*What to produce*: Copy the records. Keep every line exactly as it is.

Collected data
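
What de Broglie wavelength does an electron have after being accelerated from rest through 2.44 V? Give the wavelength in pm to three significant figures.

KE = eV = 1.602 × 10⁻¹⁹ × 2.440 = 3.909 × 10⁻¹⁹ J.
p = √(2mKE) = √(2 × 9.109 × 10⁻³¹ × 3.909 × 10⁻¹⁹) = 8.439 × 10⁻²⁵ kg·m/s.
λ = h/p = 6.626 × 10⁻³⁴ / 8.439 × 10⁻²⁵ = 7.85 × 10⁻¹⁰ m = 785 pm.

λ = 785 pm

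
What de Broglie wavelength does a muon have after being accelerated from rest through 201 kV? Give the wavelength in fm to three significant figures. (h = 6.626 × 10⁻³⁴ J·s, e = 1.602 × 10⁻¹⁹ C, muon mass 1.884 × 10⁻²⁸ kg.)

λ = 190 fm

KE = eV = 1.602 × 10⁻¹⁹ × 2.010 × 10⁵ = 3.220 × 10⁻¹⁴ J.
p = √(2mKE) = √(2 × 1.884 × 10⁻²⁸ × 3.220 × 10⁻¹⁴) = 3.483 × 10⁻²¹ kg·m/s.
λ = h/p = 6.626 × 10⁻³⁴ / 3.483 × 10⁻²¹ = 1.90 × 10⁻¹³ m = 190 fm.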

*Output for this task*:
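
What de Broglie wavelength does an electron have after being accelerated from rest through 2.44 V? Give the wavelength in pm to three significant figures.

KE = eV = 1.602 × 10⁻¹⁹ × 2.440 = 3.909 × 10⁻¹⁹ J.
p = √(2mKE) = √(2 × 9.109 × 10⁻³¹ × 3.909 × 10⁻¹⁹) = 8.439 × 10⁻²⁵ kg·m/s.
λ = h/p = 6.626 × 10⁻³⁴ / 8.439 × 10⁻²⁵ = 7.85 × 10⁻¹⁰ m = 785 pm.

λ = 785 pm

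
What de Broglie wavelength does a muon have after being accelerated from rest through 201 kV? Give the wavelength in fm to three significant figures. (h = 6.626 × 10⁻³⁴ J·s, e = 1.602 × 10⁻¹⁹ C, muon mass 1.884 × 10⁻²⁸ kg.)

λ = 190 fm

KE = eV = 1.602 × 10⁻¹⁹ × 2.010 × 10⁵ = 3.220 × 10⁻¹⁴ J.
p = √(2mKE) = √(2 × 1.884 × 10⁻²⁸ × 3.220 × 10⁻¹⁴) = 3.483 × 10⁻²¹ kg·m/s.
λ = h/p = 6.626 × 10⁻³⁴ / 3.483 × 10⁻²¹ = 1.90 × 10⁻¹³ m = 190 fm.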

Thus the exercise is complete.